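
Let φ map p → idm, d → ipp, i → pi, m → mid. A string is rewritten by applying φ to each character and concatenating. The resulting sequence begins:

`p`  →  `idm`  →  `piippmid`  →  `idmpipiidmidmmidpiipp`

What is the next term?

piippmididmpiidmpipiippmidpiippmidmidpiippidmpipiidmidm

Applying the rule to each of the 21 symbols of idmpipiidmidmmidpiipp gives the pieces pi ipp mid idm pi idm pi pi ipp mid pi ipp mid mid pi ipp idm pi pi idm idm, which concatenate to the answer.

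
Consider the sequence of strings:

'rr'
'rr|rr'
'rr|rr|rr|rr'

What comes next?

s(k+1) = s(k)·|·s(k) — each term doubles the last with '|' between the halves.
One more doubling of rr|rr|rr|rr gives the answer.

rr|rr|rr|rr|rr|rr|rr|rr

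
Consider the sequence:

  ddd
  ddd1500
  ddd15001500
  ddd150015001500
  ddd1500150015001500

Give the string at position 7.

The strings grow by a fixed suffix 1500 each time.
From ddd1500150015001500, 2 further steps: ddd1500150015001500 → ddd15001500150015001500 → (answer).

ddd150015001500150015001500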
===
> _Instructions to follow_
For this exercise, find all lines in the records containing the word "sequence" and copy them.

> _Solution for this problem_
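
Let φ map p → idm, d → ipp, i → pi, m → mid. A string is rewritten by applying φ to each character and concatenating. The resulting sequence begins:
Consider the sequence of strings:
Consider the sequence: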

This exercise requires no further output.